Content starts

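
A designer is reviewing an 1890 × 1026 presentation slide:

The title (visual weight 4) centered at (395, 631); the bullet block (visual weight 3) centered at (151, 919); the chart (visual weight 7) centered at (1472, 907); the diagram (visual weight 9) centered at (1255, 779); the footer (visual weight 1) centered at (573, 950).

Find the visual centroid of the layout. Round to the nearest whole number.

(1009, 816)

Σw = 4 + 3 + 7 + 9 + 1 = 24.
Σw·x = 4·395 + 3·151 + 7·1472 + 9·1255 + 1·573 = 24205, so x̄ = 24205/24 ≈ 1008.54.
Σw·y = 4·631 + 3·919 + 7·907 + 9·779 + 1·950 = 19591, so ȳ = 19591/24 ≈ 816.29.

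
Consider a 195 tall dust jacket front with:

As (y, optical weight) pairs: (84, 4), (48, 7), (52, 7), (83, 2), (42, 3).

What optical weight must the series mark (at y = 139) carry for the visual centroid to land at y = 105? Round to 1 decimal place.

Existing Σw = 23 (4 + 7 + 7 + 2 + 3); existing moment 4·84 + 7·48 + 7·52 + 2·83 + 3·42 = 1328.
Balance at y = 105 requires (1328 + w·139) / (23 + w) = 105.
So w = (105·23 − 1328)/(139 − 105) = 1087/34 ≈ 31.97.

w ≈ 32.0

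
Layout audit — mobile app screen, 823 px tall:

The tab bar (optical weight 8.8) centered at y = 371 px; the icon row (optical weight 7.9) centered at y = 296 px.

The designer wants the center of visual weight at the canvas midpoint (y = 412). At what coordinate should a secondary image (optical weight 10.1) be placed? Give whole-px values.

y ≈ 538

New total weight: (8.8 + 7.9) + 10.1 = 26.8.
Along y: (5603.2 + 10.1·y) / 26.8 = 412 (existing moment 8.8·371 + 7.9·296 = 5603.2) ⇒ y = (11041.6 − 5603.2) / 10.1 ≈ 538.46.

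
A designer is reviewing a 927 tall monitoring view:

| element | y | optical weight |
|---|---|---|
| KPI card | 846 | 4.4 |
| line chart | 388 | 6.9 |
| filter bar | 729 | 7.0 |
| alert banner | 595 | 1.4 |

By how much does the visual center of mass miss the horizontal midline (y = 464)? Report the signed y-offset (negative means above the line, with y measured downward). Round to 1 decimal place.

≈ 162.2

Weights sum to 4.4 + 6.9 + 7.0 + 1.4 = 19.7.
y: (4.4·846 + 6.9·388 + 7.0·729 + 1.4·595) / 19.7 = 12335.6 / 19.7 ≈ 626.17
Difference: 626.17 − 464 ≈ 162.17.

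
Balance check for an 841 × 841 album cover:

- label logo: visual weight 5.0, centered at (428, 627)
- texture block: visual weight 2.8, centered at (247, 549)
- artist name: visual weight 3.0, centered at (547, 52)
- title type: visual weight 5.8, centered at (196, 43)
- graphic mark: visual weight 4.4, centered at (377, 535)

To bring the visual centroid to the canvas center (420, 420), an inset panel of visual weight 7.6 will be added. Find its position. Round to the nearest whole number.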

Content ends
Content starts

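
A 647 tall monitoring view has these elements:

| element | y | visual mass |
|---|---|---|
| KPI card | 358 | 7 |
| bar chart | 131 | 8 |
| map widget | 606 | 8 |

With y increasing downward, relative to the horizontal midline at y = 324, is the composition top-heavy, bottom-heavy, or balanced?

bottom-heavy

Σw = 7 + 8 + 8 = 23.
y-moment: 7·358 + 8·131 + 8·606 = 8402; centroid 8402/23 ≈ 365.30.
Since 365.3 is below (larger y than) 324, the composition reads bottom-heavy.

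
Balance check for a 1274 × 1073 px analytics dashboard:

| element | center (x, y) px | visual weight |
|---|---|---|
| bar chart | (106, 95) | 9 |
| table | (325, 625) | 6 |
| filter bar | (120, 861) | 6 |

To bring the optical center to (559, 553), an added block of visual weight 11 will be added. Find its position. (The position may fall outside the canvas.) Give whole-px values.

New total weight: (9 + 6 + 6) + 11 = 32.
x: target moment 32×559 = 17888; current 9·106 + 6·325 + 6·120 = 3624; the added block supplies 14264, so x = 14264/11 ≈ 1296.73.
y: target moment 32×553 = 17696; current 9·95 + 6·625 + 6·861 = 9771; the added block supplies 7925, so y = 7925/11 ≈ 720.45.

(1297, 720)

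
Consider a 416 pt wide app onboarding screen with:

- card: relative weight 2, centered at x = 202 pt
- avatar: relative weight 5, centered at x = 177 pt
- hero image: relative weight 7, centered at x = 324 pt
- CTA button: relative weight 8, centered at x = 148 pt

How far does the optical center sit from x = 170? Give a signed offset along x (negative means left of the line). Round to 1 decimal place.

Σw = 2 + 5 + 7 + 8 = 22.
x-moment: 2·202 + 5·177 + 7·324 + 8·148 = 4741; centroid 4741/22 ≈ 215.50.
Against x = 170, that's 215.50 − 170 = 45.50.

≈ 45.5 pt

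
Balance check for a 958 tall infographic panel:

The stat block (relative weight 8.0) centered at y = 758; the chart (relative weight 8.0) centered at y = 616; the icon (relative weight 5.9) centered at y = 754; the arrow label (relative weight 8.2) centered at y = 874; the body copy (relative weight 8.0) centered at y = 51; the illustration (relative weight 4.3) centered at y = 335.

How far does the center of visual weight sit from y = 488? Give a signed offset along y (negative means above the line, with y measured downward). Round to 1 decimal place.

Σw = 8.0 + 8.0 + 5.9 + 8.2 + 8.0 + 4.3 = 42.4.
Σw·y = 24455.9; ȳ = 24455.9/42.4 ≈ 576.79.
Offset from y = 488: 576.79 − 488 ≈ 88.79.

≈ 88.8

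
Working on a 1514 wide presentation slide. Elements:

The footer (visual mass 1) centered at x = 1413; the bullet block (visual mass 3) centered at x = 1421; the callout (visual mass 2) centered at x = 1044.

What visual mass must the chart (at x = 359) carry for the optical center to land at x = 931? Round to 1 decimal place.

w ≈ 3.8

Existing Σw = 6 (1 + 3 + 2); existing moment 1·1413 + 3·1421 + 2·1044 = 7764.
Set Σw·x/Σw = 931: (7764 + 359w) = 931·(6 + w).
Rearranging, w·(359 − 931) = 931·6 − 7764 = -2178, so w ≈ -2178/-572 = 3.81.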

Content ends

*Required work*
Print exactly the lines above from the one with "Find the visual" to the one with "- label logo: visual", including both.

*Solution for this exercise*
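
Find the visual centroid of the layout. Round to the nearest whole number.

(1009, 816)

Σw = 4 + 3 + 7 + 9 + 1 = 24.
Σw·x = 4·395 + 3·151 + 7·1472 + 9·1255 + 1·573 = 24205, so x̄ = 24205/24 ≈ 1008.54.
Σw·y = 4·631 + 3·919 + 7·907 + 9·779 + 1·950 = 19591, so ȳ = 19591/24 ≈ 816.29.

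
Consider a 195 tall dust jacket front with:

As (y, optical weight) pairs: (84, 4), (48, 7), (52, 7), (83, 2), (42, 3).

What optical weight must the series mark (at y = 139) carry for the visual centroid to land at y = 105? Round to 1 decimal place.

Existing Σw = 23 (4 + 7 + 7 + 2 + 3); existing moment 4·84 + 7·48 + 7·52 + 2·83 + 3·42 = 1328.
Balance at y = 105 requires (1328 + w·139) / (23 + w) = 105.
So w = (105·23 − 1328)/(139 − 105) = 1087/34 ≈ 31.97.

w ≈ 32.0

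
Layout audit — mobile app screen, 823 px tall:

The tab bar (optical weight 8.8) centered at y = 371 px; the icon row (optical weight 7.9) centered at y = 296 px.

The designer wants the center of visual weight at the canvas midpoint (y = 412). At what coordinate should a secondary image (optical weight 10.1) be placed? Give whole-px values.

y ≈ 538

New total weight: (8.8 + 7.9) + 10.1 = 26.8.
Along y: (5603.2 + 10.1·y) / 26.8 = 412 (existing moment 8.8·371 + 7.9·296 = 5603.2) ⇒ y = (11041.6 − 5603.2) / 10.1 ≈ 538.46.

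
A designer is reviewing a 927 tall monitoring view:

| element | y | optical weight |
|---|---|---|
| KPI card | 846 | 4.4 |
| line chart | 388 | 6.9 |
| filter bar | 729 | 7.0 |
| alert banner | 595 | 1.4 |

By how much does the visual center of mass miss the horizontal midline (y = 464)? Report the signed y-offset (negative means above the line, with y measured downward). Round to 1 decimal place.

≈ 162.2

Weights sum to 4.4 + 6.9 + 7.0 + 1.4 = 19.7.
y: (4.4·846 + 6.9·388 + 7.0·729 + 1.4·595) / 19.7 = 12335.6 / 19.7 ≈ 626.17
Difference: 626.17 − 464 ≈ 162.17.

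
Balance check for an 841 × 841 album cover:

- label logo: visual weight 5.0, centered at (428, 627)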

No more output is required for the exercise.